What to produce =>
Report each line of the entries that includes "twin" by copying it.
Start of Records for processing
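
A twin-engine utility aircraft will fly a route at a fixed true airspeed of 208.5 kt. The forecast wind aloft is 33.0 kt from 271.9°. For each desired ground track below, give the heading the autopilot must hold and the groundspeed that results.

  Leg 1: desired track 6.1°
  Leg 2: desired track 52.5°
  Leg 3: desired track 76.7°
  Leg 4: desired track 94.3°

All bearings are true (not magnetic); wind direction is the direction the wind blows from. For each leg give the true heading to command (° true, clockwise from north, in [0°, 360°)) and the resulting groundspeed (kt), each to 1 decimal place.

Leg 1: desired track 6.1°; wind correction -9.1° → command heading 357.0°, groundspeed 208.3 kt
Leg 2: desired track 52.5°; wind correction -5.8° → command heading 46.7°, groundspeed 232.9 kt
Leg 3: desired track 76.7°; wind correction -2.4° → command heading 74.3°, groundspeed 240.2 kt
Leg 4: desired track 94.3°; wind correction +0.4° → command heading 94.7°, groundspeed 241.5 kt

Leg 1: heading=357.0°, groundspeed=208.3 kt
Leg 2: heading=46.7°, groundspeed=232.9 kt
Leg 3: heading=74.3°, groundspeed=240.2 kt
Leg 4: heading=94.7°, groundspeed=241.5 kt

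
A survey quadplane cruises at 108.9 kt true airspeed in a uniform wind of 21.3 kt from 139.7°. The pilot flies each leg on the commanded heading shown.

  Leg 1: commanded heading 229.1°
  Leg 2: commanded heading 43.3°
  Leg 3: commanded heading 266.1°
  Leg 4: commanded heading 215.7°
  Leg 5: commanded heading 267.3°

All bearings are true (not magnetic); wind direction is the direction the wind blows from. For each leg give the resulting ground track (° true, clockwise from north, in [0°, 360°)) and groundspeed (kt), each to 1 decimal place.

Leg 1: track=240.2°, groundspeed=110.7 kt
Leg 2: track=32.5°, groundspeed=113.3 kt
Leg 3: track=274.1°, groundspeed=122.7 kt
Leg 4: track=227.0°, groundspeed=105.8 kt
Leg 5: track=275.2°, groundspeed=123.1 kt

Leg 1: heading 229.1°; drift +11.1° → track 240.2°, groundspeed 110.7 kt
Leg 2: heading 43.3°; drift -10.8° → track 32.5°, groundspeed 113.3 kt
Leg 3: heading 266.1°; drift +8.0° → track 274.1°, groundspeed 122.7 kt
Leg 4: heading 215.7°; drift +11.3° → track 227.0°, groundspeed 105.8 kt
Leg 5: heading 267.3°; drift +7.9° → track 275.2°, groundspeed 123.1 kt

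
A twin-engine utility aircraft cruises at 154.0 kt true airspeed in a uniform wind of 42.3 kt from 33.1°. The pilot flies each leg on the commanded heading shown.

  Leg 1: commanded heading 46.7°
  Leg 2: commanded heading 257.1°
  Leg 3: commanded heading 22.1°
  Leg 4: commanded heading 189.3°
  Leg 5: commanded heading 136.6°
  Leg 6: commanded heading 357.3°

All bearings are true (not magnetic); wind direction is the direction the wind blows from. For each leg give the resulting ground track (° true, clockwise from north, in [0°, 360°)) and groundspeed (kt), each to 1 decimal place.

Leg 1: heading 46.7°; drift +5.0° → track 51.7°, groundspeed 113.3 kt
Leg 2: heading 257.1°; drift -9.1° → track 248.0°, groundspeed 186.8 kt
Leg 3: heading 22.1°; drift -4.1° → track 18.0°, groundspeed 112.8 kt
Leg 4: heading 189.3°; drift +5.1° → track 194.4°, groundspeed 193.5 kt
Leg 5: heading 136.6°; drift +14.1° → track 150.7°, groundspeed 169.0 kt
Leg 6: heading 357.3°; drift -11.7° → track 345.6°, groundspeed 122.2 kt

Leg 1: track=51.7°, groundspeed=113.3 kt
Leg 2: track=248.0°, groundspeed=186.8 kt
Leg 3: track=18.0°, groundspeed=112.8 kt
Leg 4: track=194.4°, groundspeed=193.5 kt
Leg 5: track=150.7°, groundspeed=169.0 kt
Leg 6: track=345.6°, groundspeed=122.2 kt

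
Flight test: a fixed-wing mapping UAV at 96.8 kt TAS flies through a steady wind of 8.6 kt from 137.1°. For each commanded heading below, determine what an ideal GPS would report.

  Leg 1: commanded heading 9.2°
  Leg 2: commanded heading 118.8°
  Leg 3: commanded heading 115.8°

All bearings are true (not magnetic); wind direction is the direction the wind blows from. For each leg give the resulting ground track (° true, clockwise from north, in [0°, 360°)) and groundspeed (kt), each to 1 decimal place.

Leg 1: heading 9.2°; drift -3.8° → track 5.4°, groundspeed 102.3 kt
Leg 2: heading 118.8°; drift -1.7° → track 117.1°, groundspeed 88.7 kt
Leg 3: heading 115.8°; drift -2.0° → track 113.8°, groundspeed 88.8 kt

Leg 1: track=5.4°, groundspeed=102.3 kt
Leg 2: track=117.1°, groundspeed=88.7 kt
Leg 3: track=113.8°, groundspeed=88.8 kt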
End of Records for processing
Finished exercise =>
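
A twin-engine utility aircraft will fly a route at a fixed true airspeed of 208.5 kt. The forecast wind aloft is 33.0 kt from 271.9°. For each desired ground track below, give the heading the autopilot must hold and the groundspeed that results.
A twin-engine utility aircraft cruises at 154.0 kt true airspeed in a uniform wind of 42.3 kt from 33.1°. The pilot flies each leg on the commanded heading shown.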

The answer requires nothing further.